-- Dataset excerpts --
----------

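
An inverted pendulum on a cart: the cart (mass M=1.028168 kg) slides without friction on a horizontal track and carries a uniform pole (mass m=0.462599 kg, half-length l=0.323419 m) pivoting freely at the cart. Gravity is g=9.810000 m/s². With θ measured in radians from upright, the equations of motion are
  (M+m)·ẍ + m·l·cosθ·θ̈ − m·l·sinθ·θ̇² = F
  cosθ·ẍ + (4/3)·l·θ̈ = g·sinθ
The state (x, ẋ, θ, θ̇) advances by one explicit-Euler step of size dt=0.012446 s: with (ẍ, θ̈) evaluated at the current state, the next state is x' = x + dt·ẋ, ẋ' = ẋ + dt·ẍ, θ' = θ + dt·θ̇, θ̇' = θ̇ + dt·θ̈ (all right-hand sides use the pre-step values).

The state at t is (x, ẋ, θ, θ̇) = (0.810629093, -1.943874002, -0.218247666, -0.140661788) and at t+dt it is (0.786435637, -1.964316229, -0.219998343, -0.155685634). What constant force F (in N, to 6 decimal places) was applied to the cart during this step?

F = -2.624222 N

ẍ = (ẋ'−ẋ)/dt = (-1.964316229−-1.943874002)/0.012446 = -1.642474
θ̈ = (θ̇'−θ̇)/dt = (-0.155685634−-0.140661788)/0.012446 = -1.207122
sinθ=-0.216519, cosθ=0.976278
F = (M+m)·ẍ + m·l·cosθ·θ̈ − m·l·sinθ·θ̇² = -2.448546 + -0.176317 − -0.000641 = -2.624222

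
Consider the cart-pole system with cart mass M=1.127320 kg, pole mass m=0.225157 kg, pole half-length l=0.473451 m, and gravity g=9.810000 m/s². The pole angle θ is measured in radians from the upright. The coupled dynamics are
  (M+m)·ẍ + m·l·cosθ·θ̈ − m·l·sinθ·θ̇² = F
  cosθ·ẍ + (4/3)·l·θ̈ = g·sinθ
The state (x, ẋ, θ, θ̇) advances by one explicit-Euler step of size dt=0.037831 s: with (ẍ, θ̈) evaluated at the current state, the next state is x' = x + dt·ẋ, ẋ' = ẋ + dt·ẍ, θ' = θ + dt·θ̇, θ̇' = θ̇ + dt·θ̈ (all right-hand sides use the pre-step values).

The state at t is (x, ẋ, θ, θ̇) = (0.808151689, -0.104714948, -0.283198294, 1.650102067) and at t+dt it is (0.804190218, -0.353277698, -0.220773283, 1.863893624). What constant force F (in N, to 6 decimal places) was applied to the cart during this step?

F = -8.226707 N

ẍ = (ẋ'−ẋ)/dt = (-0.353277698−-0.104714948)/0.037831 = -6.570346
θ̈ = (θ̇'−θ̇)/dt = (1.863893624−1.650102067)/0.037831 = 5.651227
sinθ=-0.279428, cosθ=0.960167
F = (M+m)·ẍ + m·l·cosθ·θ̈ − m·l·sinθ·θ̇² = -8.886242 + 0.578429 − -0.081106 = -8.226707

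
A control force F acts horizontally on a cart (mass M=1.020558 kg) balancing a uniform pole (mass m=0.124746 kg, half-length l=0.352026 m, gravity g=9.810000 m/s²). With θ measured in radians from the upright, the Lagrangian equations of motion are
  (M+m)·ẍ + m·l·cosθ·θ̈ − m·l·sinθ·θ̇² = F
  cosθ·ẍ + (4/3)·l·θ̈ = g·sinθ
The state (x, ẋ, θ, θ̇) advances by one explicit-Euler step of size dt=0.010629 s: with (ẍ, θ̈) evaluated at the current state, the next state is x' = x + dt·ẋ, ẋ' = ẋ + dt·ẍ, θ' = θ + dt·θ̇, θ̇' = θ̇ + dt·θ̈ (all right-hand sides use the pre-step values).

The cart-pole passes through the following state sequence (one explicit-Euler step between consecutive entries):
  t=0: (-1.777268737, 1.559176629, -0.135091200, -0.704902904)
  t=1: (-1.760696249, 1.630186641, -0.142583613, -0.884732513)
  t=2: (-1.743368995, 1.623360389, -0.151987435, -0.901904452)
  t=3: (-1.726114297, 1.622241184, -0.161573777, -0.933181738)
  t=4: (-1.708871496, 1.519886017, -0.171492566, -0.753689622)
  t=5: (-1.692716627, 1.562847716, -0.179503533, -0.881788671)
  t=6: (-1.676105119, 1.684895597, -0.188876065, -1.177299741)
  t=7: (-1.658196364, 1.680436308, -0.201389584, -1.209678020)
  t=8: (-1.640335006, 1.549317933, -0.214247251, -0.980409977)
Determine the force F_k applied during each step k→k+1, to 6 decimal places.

step 0→1:
  ẍ = (ẋ'−ẋ)/dt = (1.630186641−1.559176629)/0.010629 = 6.680780
  θ̈ = (θ̇'−θ̇)/dt = (-0.884732513−-0.704902904)/0.010629 = -16.918770
  sinθ=-0.134681, cosθ=0.990889
  F = (M+m)·ẍ + m·l·cosθ·θ̈ − m·l·sinθ·θ̇² = 7.651524 + -0.736199 − -0.002939 = 6.918264
step 1→2:
  ẍ = (ẋ'−ẋ)/dt = (1.623360389−1.630186641)/0.010629 = -0.642229
  θ̈ = (θ̇'−θ̇)/dt = (-0.901904452−-0.884732513)/0.010629 = -1.615574
  sinθ=-0.142101, cosθ=0.989852
  F = (M+m)·ẍ + m·l·cosθ·θ̈ − m·l·sinθ·θ̇² = -0.735547 + -0.070226 − -0.004885 = -0.800889
step 2→3:
  ẍ = (ẋ'−ẋ)/dt = (1.622241184−1.623360389)/0.010629 = -0.105297
  θ̈ = (θ̇'−θ̇)/dt = (-0.933181738−-0.901904452)/0.010629 = -2.942637
  sinθ=-0.151403, cosθ=0.988472
  F = (M+m)·ẍ + m·l·cosθ·θ̈ − m·l·sinθ·θ̇² = -0.120597 + -0.127733 − -0.005408 = -0.242922
step 3→4:
  ẍ = (ẋ'−ẋ)/dt = (1.519886017−1.622241184)/0.010629 = -9.629802
  θ̈ = (θ̇'−θ̇)/dt = (-0.753689622−-0.933181738)/0.010629 = 16.887018
  sinθ=-0.160872, cosθ=0.986975
  F = (M+m)·ẍ + m·l·cosθ·θ̈ − m·l·sinθ·θ̇² = -11.029051 + 0.731915 − -0.006152 = -10.290984
step 4→5:
  ẍ = (ẋ'−ẋ)/dt = (1.562847716−1.519886017)/0.010629 = 4.041932
  θ̈ = (θ̇'−θ̇)/dt = (-0.881788671−-0.753689622)/0.010629 = -12.051844
  sinθ=-0.170653, cosθ=0.985331
  F = (M+m)·ẍ + m·l·cosθ·θ̈ − m·l·sinθ·θ̇² = 4.629241 + -0.521479 − -0.004257 = 4.112019
step 5→6:
  ẍ = (ẋ'−ẋ)/dt = (1.684895597−1.562847716)/0.010629 = 11.482537
  θ̈ = (θ̇'−θ̇)/dt = (-1.177299741−-0.881788671)/0.010629 = -27.802340
  sinθ=-0.178541, cosθ=0.983932
  F = (M+m)·ẍ + m·l·cosθ·θ̈ − m·l·sinθ·θ̇² = 13.150995 + -1.201290 − -0.006096 = 11.955801
step 6→7:
  ẍ = (ẋ'−ẋ)/dt = (1.680436308−1.684895597)/0.010629 = -0.419540
  θ̈ = (θ̇'−θ̇)/dt = (-1.209678020−-1.177299741)/0.010629 = -3.046221
  sinθ=-0.187755, cosθ=0.982216
  F = (M+m)·ẍ + m·l·cosθ·θ̈ − m·l·sinθ·θ̇² = -0.480501 + -0.131392 − -0.011428 = -0.600465
step 7→8:
  ẍ = (ẋ'−ẋ)/dt = (1.549317933−1.680436308)/0.010629 = -12.335909
  θ̈ = (θ̇'−θ̇)/dt = (-0.980409977−-1.209678020)/0.010629 = 21.570048
  sinθ=-0.200031, cosθ=0.979790
  F = (M+m)·ẍ + m·l·cosθ·θ̈ − m·l·sinθ·θ̇² = -14.128366 + 0.928080 − -0.012854 = -13.187432

F_0 = 6.918264 N
F_1 = -0.800889 N
F_2 = -0.242922 N
F_3 = -10.290984 N
F_4 = 4.112019 N
F_5 = 11.955801 N
F_6 = -0.600465 N
F_7 = -13.187432 N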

----------

-- Problem to solve --
Exact duplication is required for the lines above, from the line that contains "t=4: (-1.708871496, 1.519886017, -0.171492566, -0.753689622)" to the line that contains "t=8: (-1.640335006, 1.549317933, -0.214247251, -0.980409977)", inclusive; omit all others.

-- Response to the exercise --
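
  t=4: (-1.708871496, 1.519886017, -0.171492566, -0.753689622)
  t=5: (-1.692716627, 1.562847716, -0.179503533, -0.881788671)
  t=6: (-1.676105119, 1.684895597, -0.188876065, -1.177299741)
  t=7: (-1.658196364, 1.680436308, -0.201389584, -1.209678020)
  t=8: (-1.640335006, 1.549317933, -0.214247251, -0.980409977)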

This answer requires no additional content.